§ **ASSIGNMENT**
Beneath this instruction is a block of data; output from it exactly the lines that run from the one containing "Let J(r) = 1/K(-1, r)." through the one containing "Let b(a) = (a**2", inclusive.

Collection entries:
-----

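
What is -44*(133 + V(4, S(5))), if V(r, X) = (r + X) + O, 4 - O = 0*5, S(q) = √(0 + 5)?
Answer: -6204 - 44*√5 ≈ -6302.4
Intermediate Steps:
S(q) = √5
O = 4 (O = 4 - 0*5 = 4 - 1*0 = 4 + 0 = 4)
V(r, X) = 4 + X + r (V(r, X) = (r + X) + 4 = (X + r) + 4 = 4 + X + r)
-44*(133 + V(4, S(5))) = -44*(133 + (4 + √5 + 4)) = -44*(133 + (8 + √5)) = -44*(141 + √5) = -6204 - 44*√5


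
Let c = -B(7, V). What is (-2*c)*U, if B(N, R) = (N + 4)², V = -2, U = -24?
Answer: -5808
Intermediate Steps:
B(N, R) = (4 + N)²
c = -121 (c = -(4 + 7)² = -1*11² = -1*121 = -121)
(-2*c)*U = -2*(-121)*(-24) = 242*(-24) = -5808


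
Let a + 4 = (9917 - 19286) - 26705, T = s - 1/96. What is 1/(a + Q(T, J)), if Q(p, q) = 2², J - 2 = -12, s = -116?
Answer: -1/36074 ≈ -2.7721e-5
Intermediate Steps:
T = -11137/96 (T = -116 - 1/96 = -11137/96 ≈ -116.01)
J = -10 (J = 2 - 12 = -10)
Q(p, q) = 4
a = -36078 (a = -4 + ((9917 - 19286) - 26705) = -4 + (-9369 - 26705) = -4 - 36074 = -36078)
1/(a + Q(T, J)) = 1/(-36078 + 4) = 1/(-36074) = -1/36074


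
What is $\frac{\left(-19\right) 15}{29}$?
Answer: $- \frac{285}{29} \approx -9.8276$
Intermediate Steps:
$\frac{\left(-19\right) 15}{29} = \left(-285\right) \frac{1}{29} = - \frac{285}{29}$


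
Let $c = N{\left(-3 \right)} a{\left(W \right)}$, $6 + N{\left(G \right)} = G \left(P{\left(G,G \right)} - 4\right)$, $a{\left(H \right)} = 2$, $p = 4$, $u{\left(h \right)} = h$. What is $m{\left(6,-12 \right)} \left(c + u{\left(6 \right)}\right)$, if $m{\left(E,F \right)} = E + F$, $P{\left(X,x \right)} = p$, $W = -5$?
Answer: $36$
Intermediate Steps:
$P{\left(X,x \right)} = 4$
$N{\left(G \right)} = -6$ ($N{\left(G \right)} = -6 + G \left(4 - 4\right) = -6 + G 0 = -6 + 0 = -6$)
$c = -12$ ($c = \left(-6\right) 2 = -12$)
$m{\left(6,-12 \right)} \left(c + u{\left(6 \right)}\right) = \left(6 - 12\right) \left(-12 + 6\right) = \left(-6\right) \left(-6\right) = 36$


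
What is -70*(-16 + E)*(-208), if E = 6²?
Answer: 291200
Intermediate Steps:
E = 36
-70*(-16 + E)*(-208) = -70*(-16 + 36)*(-208) = -70*20*(-208) = -1400*(-208) = 291200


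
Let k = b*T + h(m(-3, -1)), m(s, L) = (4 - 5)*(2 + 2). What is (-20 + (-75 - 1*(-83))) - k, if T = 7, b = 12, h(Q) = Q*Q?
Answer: -112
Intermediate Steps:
m(s, L) = -4 (m(s, L) = -1*4 = -4)
h(Q) = Q²
k = 100 (k = 12*7 + (-4)² = 84 + 16 = 100)
(-20 + (-75 - 1*(-83))) - k = (-20 + (-75 - 1*(-83))) - 1*100 = (-20 + (-75 + 83)) - 100 = (-20 + 8) - 100 = -12 - 100 = -112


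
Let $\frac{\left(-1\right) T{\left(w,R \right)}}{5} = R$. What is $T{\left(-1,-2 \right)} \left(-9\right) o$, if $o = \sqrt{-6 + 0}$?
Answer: $- 90 i \sqrt{6} \approx - 220.45 i$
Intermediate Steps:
$T{\left(w,R \right)} = - 5 R$
$o = i \sqrt{6}$ ($o = \sqrt{-6} = i \sqrt{6} \approx 2.4495 i$)
$T{\left(-1,-2 \right)} \left(-9\right) o = \left(-5\right) \left(-2\right) \left(-9\right) i \sqrt{6} = 10 \left(-9\right) i \sqrt{6} = - 90 i \sqrt{6}$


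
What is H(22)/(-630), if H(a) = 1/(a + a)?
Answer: -1/27720 ≈ -3.6075e-5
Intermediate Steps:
H(a) = 1/(2*a)
H(22)/(-630) = ((1/2)/22)/(-630) = ((1/2)*(1/22))*(-1/630) = (1/44)*(-1/630) = -1/27720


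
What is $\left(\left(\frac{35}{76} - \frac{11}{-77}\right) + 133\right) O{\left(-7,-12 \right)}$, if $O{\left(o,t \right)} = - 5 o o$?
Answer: $- \frac{2487695}{76} \approx -32733.0$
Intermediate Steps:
$O{\left(o,t \right)} = - 5 o^{2}$
$\left(\left(\frac{35}{76} - \frac{11}{-77}\right) + 133\right) O{\left(-7,-12 \right)} = \left(\left(\frac{35}{76} - \frac{11}{-77}\right) + 133\right) \left(- 5 \left(-7\right)^{2}\right) = \left(\left(35 \cdot \frac{1}{76} - - \frac{1}{7}\right) + 133\right) \left(\left(-5\right) 49\right) = \left(\left(\frac{35}{76} + \frac{1}{7}\right) + 133\right) \left(-245\right) = \left(\frac{321}{532} + 133\right) \left(-245\right) = \frac{71077}{532} \left(-245\right) = - \frac{2487695}{76}$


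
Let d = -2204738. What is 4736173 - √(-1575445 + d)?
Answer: 4736173 - I*√3780183 ≈ 4.7362e+6 - 1944.3*I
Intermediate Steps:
4736173 - √(-1575445 + d) = 4736173 - √(-1575445 - 2204738) = 4736173 - √(-3780183) = 4736173 - I*√3780183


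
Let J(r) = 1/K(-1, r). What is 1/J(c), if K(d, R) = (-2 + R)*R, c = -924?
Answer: 855624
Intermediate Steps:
K(d, R) = R*(-2 + R)
J(r) = 1/(r*(-2 + r))
1/J(c) = 1/(1/((-924)*(-2 - 924))) = 1/(-1/924/(-926)) = 1/(-1/924*(-1/926)) = 1/(1/855624) = 855624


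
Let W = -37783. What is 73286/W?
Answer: -73286/37783 ≈ -1.9397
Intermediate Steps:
73286/W = 73286/(-37783) = 73286*(-1/37783) = -73286/37783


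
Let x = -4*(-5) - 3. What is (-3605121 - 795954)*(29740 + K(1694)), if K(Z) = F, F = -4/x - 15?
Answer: -2223955620075/17 ≈ -1.3082e+11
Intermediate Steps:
x = 17 (x = 20 - 3 = 17)
F = -259/17 (F = -4/17 - 15 = -259/17 ≈ -15.235)
K(Z) = -259/17
(-3605121 - 795954)*(29740 + K(1694)) = (-3605121 - 795954)*(29740 - 259/17) = -4401075*505321/17 = -2223955620075/17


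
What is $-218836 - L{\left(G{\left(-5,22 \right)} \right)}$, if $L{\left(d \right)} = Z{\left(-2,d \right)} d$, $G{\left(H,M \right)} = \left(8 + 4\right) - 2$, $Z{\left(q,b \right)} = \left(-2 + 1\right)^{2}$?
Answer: $-218846$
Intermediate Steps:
$Z{\left(q,b \right)} = 1$ ($Z{\left(q,b \right)} = \left(-1\right)^{2} = 1$)
$G{\left(H,M \right)} = 10$ ($G{\left(H,M \right)} = 12 - 2 = 10$)
$L{\left(d \right)} = d$ ($L{\left(d \right)} = 1 d = d$)
$-218836 - L{\left(G{\left(-5,22 \right)} \right)} = -218836 - 10 = -218846$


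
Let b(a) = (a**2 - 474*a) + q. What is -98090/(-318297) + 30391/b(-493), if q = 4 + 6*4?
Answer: 56438654437/151750959423 ≈ 0.37192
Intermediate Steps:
q = 28 (q = 4 + 24 = 28)
b(a) = 28 + a**2 - 474*a (b(a) = (a**2 - 474*a) + 28 = 28 + a**2 - 474*a)
-98090/(-318297) + 30391/b(-493) = -98090/(-318297) + 30391/(28 + (-493)**2 - 474*(-493)) = -98090*(-1/318297) + 30391/(28 + 243049 + 233682) = 98090/318297 + 30391/476759 = 56438654437/151750959423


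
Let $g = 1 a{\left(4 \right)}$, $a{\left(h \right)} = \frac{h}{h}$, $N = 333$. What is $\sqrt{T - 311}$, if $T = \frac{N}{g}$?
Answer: $\sqrt{22} \approx 4.6904$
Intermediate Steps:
$a{\left(h \right)} = 1$
$g = 1$ ($g = 1 \cdot 1 = 1$)
$T = 333$ ($T = \frac{333}{1} = 333 \cdot 1 = 333$)
$\sqrt{T - 311} = \sqrt{333 - 311} = \sqrt{22}$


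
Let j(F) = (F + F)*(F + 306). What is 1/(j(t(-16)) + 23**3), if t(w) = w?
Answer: 1/2887 ≈ 0.00034638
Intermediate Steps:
j(F) = 2*F*(306 + F) (j(F) = (2*F)*(306 + F) = 2*F*(306 + F))
1/(j(t(-16)) + 23**3) = 1/(2*(-16)*(306 - 16) + 23**3) = 1/(2*(-16)*290 + 12167) = 1/(-9280 + 12167) = 1/2887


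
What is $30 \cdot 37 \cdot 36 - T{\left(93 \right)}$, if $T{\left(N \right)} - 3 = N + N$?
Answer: $39771$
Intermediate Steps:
$T{\left(N \right)} = 3 + 2 N$ ($T{\left(N \right)} = 3 + \left(N + N\right) = 3 + 2 N$)
$30 \cdot 37 \cdot 36 - T{\left(93 \right)} = 30 \cdot 37 \cdot 36 - \left(3 + 2 \cdot 93\right) = 1110 \cdot 36 - \left(3 + 186\right) = 39960 - 189 = 39771$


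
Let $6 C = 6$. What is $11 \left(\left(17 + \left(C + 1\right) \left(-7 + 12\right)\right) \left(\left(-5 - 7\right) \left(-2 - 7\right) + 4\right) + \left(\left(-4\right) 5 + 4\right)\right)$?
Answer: $33088$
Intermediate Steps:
$C = 1$ ($C = \frac{1}{6} \cdot 6 = 1$)
$11 \left(\left(17 + \left(C + 1\right) \left(-7 + 12\right)\right) \left(\left(-5 - 7\right) \left(-2 - 7\right) + 4\right) + \left(\left(-4\right) 5 + 4\right)\right) = 11 \left(\left(17 + \left(1 + 1\right) \left(-7 + 12\right)\right) \left(\left(-5 - 7\right) \left(-2 - 7\right) + 4\right) + \left(\left(-4\right) 5 + 4\right)\right) = 11 \left(\left(17 + 2 \cdot 5\right) \left(\left(-12\right) \left(-9\right) + 4\right) + \left(-20 + 4\right)\right) = 11 \left(\left(17 + 10\right) \left(108 + 4\right) - 16\right) = 11 \left(27 \cdot 112 - 16\right) = 11 \left(3024 - 16\right) = 11 \cdot 3008 = 33088$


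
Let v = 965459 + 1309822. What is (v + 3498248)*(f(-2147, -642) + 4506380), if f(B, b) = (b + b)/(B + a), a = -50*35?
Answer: 33797015054981392/1299 ≈ 2.6018e+13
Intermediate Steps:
a = -1750
v = 2275281
f(B, b) = 2*b/(-1750 + B) (f(B, b) = (b + b)/(B - 1750) = (2*b)/(-1750 + B) = 2*b/(-1750 + B))
(v + 3498248)*(f(-2147, -642) + 4506380) = (2275281 + 3498248)*(2*(-642)/(-1750 - 2147) + 4506380) = 5773529*(2*(-642)/(-3897) + 4506380) = 5773529*(2*(-642)*(-1/3897) + 4506380) = 5773529*(428/1299 + 4506380) = 5773529*(5853788048/1299) = 33797015054981392/1299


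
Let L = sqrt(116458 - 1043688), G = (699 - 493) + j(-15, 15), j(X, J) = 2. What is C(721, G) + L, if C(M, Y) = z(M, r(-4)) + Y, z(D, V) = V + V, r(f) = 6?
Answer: 220 + I*sqrt(927230) ≈ 220.0 + 962.93*I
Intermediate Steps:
z(D, V) = 2*V
G = 208 (G = (699 - 493) + 2 = 206 + 2 = 208)
C(M, Y) = 12 + Y (C(M, Y) = 2*6 + Y = 12 + Y)
L = I*sqrt(927230) (L = sqrt(-927230) = I*sqrt(927230) ≈ 962.93*I)
C(721, G) + L = (12 + 208) + I*sqrt(927230) = 220 + I*sqrt(927230)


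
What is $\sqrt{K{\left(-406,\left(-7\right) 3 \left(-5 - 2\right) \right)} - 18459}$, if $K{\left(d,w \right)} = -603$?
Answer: $3 i \sqrt{2118} \approx 138.07 i$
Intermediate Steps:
$\sqrt{K{\left(-406,\left(-7\right) 3 \left(-5 - 2\right) \right)} - 18459} = \sqrt{-603 - 18459} = \sqrt{-19062} = 3 i \sqrt{2118}$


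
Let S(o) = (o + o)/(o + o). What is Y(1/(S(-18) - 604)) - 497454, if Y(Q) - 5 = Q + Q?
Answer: -299961749/603 ≈ -4.9745e+5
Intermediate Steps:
S(o) = 1 (S(o) = (2*o)/((2*o)) = (2*o)*(1/(2*o)) = 1)
Y(Q) = 5 + 2*Q (Y(Q) = 5 + (Q + Q) = 5 + 2*Q)
Y(1/(S(-18) - 604)) - 497454 = (5 + 2/(1 - 604)) - 497454 = (5 + 2/(-603)) - 497454 = (5 + 2*(-1/603)) - 497454 = (5 - 2/603) - 497454 = 3013/603 - 497454 = -299961749/603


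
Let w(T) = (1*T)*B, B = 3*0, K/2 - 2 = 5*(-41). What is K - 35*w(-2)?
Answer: -406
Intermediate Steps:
K = -406 (K = 4 + 2*(5*(-41)) = 4 + 2*(-205) = 4 - 410 = -406)
B = 0
w(T) = 0 (w(T) = (1*T)*0 = T*0 = 0)
K - 35*w(-2) = -406 - 35*0 = -406 + 0 = -406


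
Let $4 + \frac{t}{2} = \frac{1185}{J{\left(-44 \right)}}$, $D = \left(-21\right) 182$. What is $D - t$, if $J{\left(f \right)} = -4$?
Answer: $- \frac{6443}{2} \approx -3221.5$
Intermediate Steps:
$D = -3822$
$t = - \frac{1201}{2}$ ($t = -8 + 2 \frac{1185}{-4} = -8 + 2 \cdot 1185 \left(- \frac{1}{4}\right) = -8 + 2 \left(- \frac{1185}{4}\right) = -8 - \frac{1185}{2} = - \frac{1201}{2} \approx -600.5$)
$D - t = -3822 - - \frac{1201}{2} = -3822 + \frac{1201}{2} = - \frac{6443}{2}$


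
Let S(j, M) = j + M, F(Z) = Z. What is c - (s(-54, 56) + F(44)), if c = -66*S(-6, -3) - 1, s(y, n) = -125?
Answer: 674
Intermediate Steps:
S(j, M) = M + j
c = 593 (c = -66*(-3 - 6) - 1 = -66*(-9) - 1 = 594 - 1 = 593)
c - (s(-54, 56) + F(44)) = 593 - (-125 + 44) = 593 - 1*(-81) = 593 + 81 = 674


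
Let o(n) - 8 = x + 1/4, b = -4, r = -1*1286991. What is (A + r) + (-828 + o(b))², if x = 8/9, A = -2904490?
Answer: -4563147935/1296 ≈ -3.5209e+6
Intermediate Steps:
r = -1286991
x = 8/9 (x = 8*(⅑) = 8/9 ≈ 0.88889)
o(n) = 329/36 (o(n) = 8 + (8/9 + 1/4) = 8 + (8/9 + ¼) = 8 + 41/36 = 329/36)
(A + r) + (-828 + o(b))² = (-2904490 - 1286991) + (-828 + 329/36)² = -4191481 + (-29479/36)² = -4191481 + 869011441/1296 = -4563147935/1296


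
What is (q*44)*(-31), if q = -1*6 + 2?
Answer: 5456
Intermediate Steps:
q = -4 (q = -6 + 2 = -4)
(q*44)*(-31) = -4*44*(-31) = -176*(-31) = 5456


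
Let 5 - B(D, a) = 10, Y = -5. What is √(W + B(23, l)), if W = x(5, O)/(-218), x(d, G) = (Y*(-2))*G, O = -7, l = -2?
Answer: I*√55590/109 ≈ 2.1631*I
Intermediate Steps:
B(D, a) = -5 (B(D, a) = 5 - 1*10 = 5 - 10 = -5)
x(d, G) = 10*G (x(d, G) = (-5*(-2))*G = 10*G)
W = 35/109 (W = (10*(-7))/(-218) = -70*(-1/218) = 35/109 ≈ 0.32110)
√(W + B(23, l)) = √(35/109 - 5) = √(-510/109) = I*√55590/109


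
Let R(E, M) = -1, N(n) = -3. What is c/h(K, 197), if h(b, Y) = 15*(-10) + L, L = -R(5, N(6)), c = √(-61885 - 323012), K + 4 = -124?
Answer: -I*√384897/149 ≈ -4.1638*I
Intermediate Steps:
K = -128 (K = -4 - 124 = -128)
c = I*√384897 (c = √(-384897) = I*√384897 ≈ 620.4*I)
L = 1 (L = -1*(-1) = 1)
h(b, Y) = -149 (h(b, Y) = 15*(-10) + 1 = -150 + 1 = -149)
c/h(K, 197) = (I*√384897)/(-149) = (I*√384897)*(-1/149) = -I*√384897/149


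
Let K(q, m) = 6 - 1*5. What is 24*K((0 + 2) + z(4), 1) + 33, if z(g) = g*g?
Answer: 57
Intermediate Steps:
z(g) = g**2
K(q, m) = 1 (K(q, m) = 6 - 5 = 1)
24*K((0 + 2) + z(4), 1) + 33 = 24*1 + 33 = 24 + 33 = 57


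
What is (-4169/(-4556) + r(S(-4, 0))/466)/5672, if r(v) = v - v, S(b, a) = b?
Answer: 4169/25841632 ≈ 0.00016133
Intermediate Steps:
r(v) = 0
(-4169/(-4556) + r(S(-4, 0))/466)/5672 = (-4169/(-4556) + 0/466)/5672 = (-4169*(-1/4556) + 0*(1/466))*(1/5672) = (4169/4556 + 0)*(1/5672) = (4169/4556)*(1/5672) = 4169/25841632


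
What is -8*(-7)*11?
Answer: 616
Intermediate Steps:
-8*(-7)*11 = 56*11 = 616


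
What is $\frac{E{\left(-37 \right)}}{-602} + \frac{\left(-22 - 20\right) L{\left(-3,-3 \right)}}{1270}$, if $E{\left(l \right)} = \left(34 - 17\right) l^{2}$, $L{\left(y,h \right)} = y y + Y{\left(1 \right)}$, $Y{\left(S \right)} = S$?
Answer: $- \frac{2980955}{76454} \approx -38.99$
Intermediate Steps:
$L{\left(y,h \right)} = 1 + y^{2}$ ($L{\left(y,h \right)} = y y + 1 = y^{2} + 1 = 1 + y^{2}$)
$E{\left(l \right)} = 17 l^{2}$
$\frac{E{\left(-37 \right)}}{-602} + \frac{\left(-22 - 20\right) L{\left(-3,-3 \right)}}{1270} = \frac{17 \left(-37\right)^{2}}{-602} + \frac{\left(-22 - 20\right) \left(1 + \left(-3\right)^{2}\right)}{1270} = 17 \cdot 1369 \left(- \frac{1}{602}\right) + - 42 \left(1 + 9\right) \frac{1}{1270} = 23273 \left(- \frac{1}{602}\right) + \left(-42\right) 10 \cdot \frac{1}{1270} = - \frac{23273}{602} - \frac{42}{127} = - \frac{2980955}{76454}$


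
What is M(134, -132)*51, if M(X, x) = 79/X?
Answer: 4029/134 ≈ 30.067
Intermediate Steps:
M(134, -132)*51 = (79/134)*51 = 4029/134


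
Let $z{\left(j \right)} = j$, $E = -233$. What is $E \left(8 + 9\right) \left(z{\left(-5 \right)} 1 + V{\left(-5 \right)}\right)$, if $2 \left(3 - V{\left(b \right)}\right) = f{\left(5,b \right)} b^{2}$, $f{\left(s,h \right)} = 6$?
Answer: $304997$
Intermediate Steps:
$V{\left(b \right)} = 3 - 3 b^{2}$ ($V{\left(b \right)} = 3 - \frac{6 b^{2}}{2} = 3 - 3 b^{2}$)
$E \left(8 + 9\right) \left(z{\left(-5 \right)} 1 + V{\left(-5 \right)}\right) = - 233 \left(8 + 9\right) \left(\left(-5\right) 1 + \left(3 - 3 \left(-5\right)^{2}\right)\right) = - 233 \cdot 17 \left(-5 + \left(3 - 75\right)\right) = - 233 \cdot 17 \left(-5 - 72\right) = - 233 \cdot 17 \left(-77\right) = \left(-233\right) \left(-1309\right) = 304997$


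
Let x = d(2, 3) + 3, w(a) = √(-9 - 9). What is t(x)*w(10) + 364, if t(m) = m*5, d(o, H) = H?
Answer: 364 + 90*I*√2 ≈ 364.0 + 127.28*I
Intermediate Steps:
w(a) = 3*I*√2 (w(a) = √(-18) = 3*I*√2)
x = 6 (x = 3 + 3 = 6)
t(m) = 5*m
t(x)*w(10) + 364 = (5*6)*(3*I*√2) + 364 = 30*(3*I*√2) + 364 = 90*I*√2 + 364 = 364 + 90*I*√2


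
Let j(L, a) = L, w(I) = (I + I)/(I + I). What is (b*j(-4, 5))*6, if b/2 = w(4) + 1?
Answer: -96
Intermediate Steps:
w(I) = 1 (w(I) = (2*I)/((2*I)) = (2*I)*(1/(2*I)) = 1)
b = 4 (b = 2*(1 + 1) = 2*2 = 4)
(b*j(-4, 5))*6 = (4*(-4))*6 = -16*6 = -96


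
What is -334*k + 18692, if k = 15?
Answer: 13682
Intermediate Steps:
-334*k + 18692 = -334*15 + 18692 = -5010 + 18692 = 13682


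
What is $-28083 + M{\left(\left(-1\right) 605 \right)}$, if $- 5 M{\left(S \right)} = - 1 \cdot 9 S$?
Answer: $-29172$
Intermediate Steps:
$M{\left(S \right)} = \frac{9 S}{5}$ ($M{\left(S \right)} = - \frac{\left(-1\right) 1 \cdot 9 S}{5} = - \frac{\left(-1\right) 9 S}{5} = - \frac{\left(-9\right) S}{5} = \frac{9 S}{5}$)
$-28083 + M{\left(\left(-1\right) 605 \right)} = -28083 + \frac{9 \left(\left(-1\right) 605\right)}{5} = -28083 + \frac{9}{5} \left(-605\right) = -28083 - 1089 = -29172$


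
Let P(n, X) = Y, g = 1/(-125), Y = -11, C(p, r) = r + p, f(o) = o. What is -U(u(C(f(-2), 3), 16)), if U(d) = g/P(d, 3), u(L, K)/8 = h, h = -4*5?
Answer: -1/1375 ≈ -0.00072727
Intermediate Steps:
C(p, r) = p + r
h = -20
u(L, K) = -160 (u(L, K) = 8*(-20) = -160)
g = -1/125 ≈ -0.0080000
P(n, X) = -11
U(d) = 1/1375 (U(d) = -1/125/(-11) = -1/125*(-1/11) = 1/1375)
-U(u(C(f(-2), 3), 16)) = -1*1/1375 = -1/1375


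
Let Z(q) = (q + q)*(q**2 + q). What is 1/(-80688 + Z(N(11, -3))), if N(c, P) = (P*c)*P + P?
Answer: 1/1707216 ≈ 5.8575e-7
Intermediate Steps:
N(c, P) = P + c*P**2 (N(c, P) = c*P**2 + P = P + c*P**2)
Z(q) = 2*q*(q + q**2) (Z(q) = (2*q)*(q + q**2) = 2*q*(q + q**2))
1/(-80688 + Z(N(11, -3))) = 1/(-80688 + 2*(-3*(1 - 3*11))**2*(1 - 3*(1 - 3*11))) = 1/(-80688 + 2*(-3*(1 - 33))**2*(1 - 3*(1 - 33))) = 1/(-80688 + 2*(-3*(-32))**2*(1 - 3*(-32))) = 1/(-80688 + 2*96**2*(1 + 96)) = 1/(-80688 + 2*9216*97) = 1/(-80688 + 1787904) = 1/1707216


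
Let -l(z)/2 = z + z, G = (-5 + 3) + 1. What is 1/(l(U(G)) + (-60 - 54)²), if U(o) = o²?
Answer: 1/12992 ≈ 7.6970e-5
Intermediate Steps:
G = -1 (G = -2 + 1 = -1)
l(z) = -4*z (l(z) = -2*(z + z) = -4*z)
1/(l(U(G)) + (-60 - 54)²) = 1/(-4*(-1)² + (-60 - 54)²) = 1/(-4*1 + (-114)²) = 1/(-4 + 12996) = 1/12992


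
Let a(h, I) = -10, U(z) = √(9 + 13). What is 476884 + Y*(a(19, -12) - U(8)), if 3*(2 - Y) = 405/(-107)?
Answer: 51023098/107 - 349*√22/107 ≈ 4.7684e+5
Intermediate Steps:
U(z) = √22
Y = 349/107 (Y = 2 - 135/(-107) = 2 - 135*(-1)/107 = 2 - ⅓*(-405/107) = 2 + 135/107 = 349/107 ≈ 3.2617)
476884 + Y*(a(19, -12) - U(8)) = 476884 + 349*(-10 - √22)/107 = 476884 + (-3490/107 - 349*√22/107) = 51023098/107 - 349*√22/107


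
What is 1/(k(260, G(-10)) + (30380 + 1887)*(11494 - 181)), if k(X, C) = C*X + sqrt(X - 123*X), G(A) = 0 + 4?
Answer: 365037611/133252457444619041 - 2*I*sqrt(7930)/133252457444619041 ≈ 2.7394e-9 - 1.3366e-15*I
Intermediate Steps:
G(A) = 4
k(X, C) = C*X + sqrt(122)*sqrt(-X) (k(X, C) = C*X + sqrt(-122*X) = C*X + sqrt(122)*sqrt(-X))
1/(k(260, G(-10)) + (30380 + 1887)*(11494 - 181)) = 1/((4*260 + sqrt(122)*sqrt(-1*260)) + (30380 + 1887)*(11494 - 181)) = 1/((1040 + sqrt(122)*sqrt(-260)) + 32267*11313) = 1/((1040 + sqrt(122)*(2*I*sqrt(65))) + 365036571) = 1/((1040 + 2*I*sqrt(7930)) + 365036571) = 1/(365037611 + 2*I*sqrt(7930))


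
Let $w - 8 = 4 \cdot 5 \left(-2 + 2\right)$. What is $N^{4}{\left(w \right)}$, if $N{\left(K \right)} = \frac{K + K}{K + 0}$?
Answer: $16$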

-----

§ **TASK ANSWER**
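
Let J(r) = 1/K(-1, r). What is 1/J(c), if K(d, R) = (-2 + R)*R, c = -924?
Answer: 855624
Intermediate Steps:
K(d, R) = R*(-2 + R)
J(r) = 1/(r*(-2 + r))
1/J(c) = 1/(1/((-924)*(-2 - 924))) = 1/(-1/924/(-926)) = 1/(-1/924*(-1/926)) = 1/(1/855624) = 855624


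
Let W = -37783. What is 73286/W?
Answer: -73286/37783 ≈ -1.9397
Intermediate Steps:
73286/W = 73286/(-37783) = 73286*(-1/37783) = -73286/37783


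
Let x = -4*(-5) - 3. What is (-3605121 - 795954)*(29740 + K(1694)), if K(Z) = F, F = -4/x - 15?
Answer: -2223955620075/17 ≈ -1.3082e+11
Intermediate Steps:
x = 17 (x = 20 - 3 = 17)
F = -259/17 (F = -4/17 - 15 = -259/17 ≈ -15.235)
K(Z) = -259/17
(-3605121 - 795954)*(29740 + K(1694)) = (-3605121 - 795954)*(29740 - 259/17) = -4401075*505321/17 = -2223955620075/17


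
What is $-218836 - L{\left(G{\left(-5,22 \right)} \right)}$, if $L{\left(d \right)} = Z{\left(-2,d \right)} d$, $G{\left(H,M \right)} = \left(8 + 4\right) - 2$, $Z{\left(q,b \right)} = \left(-2 + 1\right)^{2}$?
Answer: $-218846$
Intermediate Steps:
$Z{\left(q,b \right)} = 1$ ($Z{\left(q,b \right)} = \left(-1\right)^{2} = 1$)
$G{\left(H,M \right)} = 10$ ($G{\left(H,M \right)} = 12 - 2 = 10$)
$L{\left(d \right)} = d$ ($L{\left(d \right)} = 1 d = d$)
$-218836 - L{\left(G{\left(-5,22 \right)} \right)} = -218836 - 10 = -218846$


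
Let b(a) = (a**2 - 474*a) + q. What is -98090/(-318297) + 30391/b(-493), if q = 4 + 6*4?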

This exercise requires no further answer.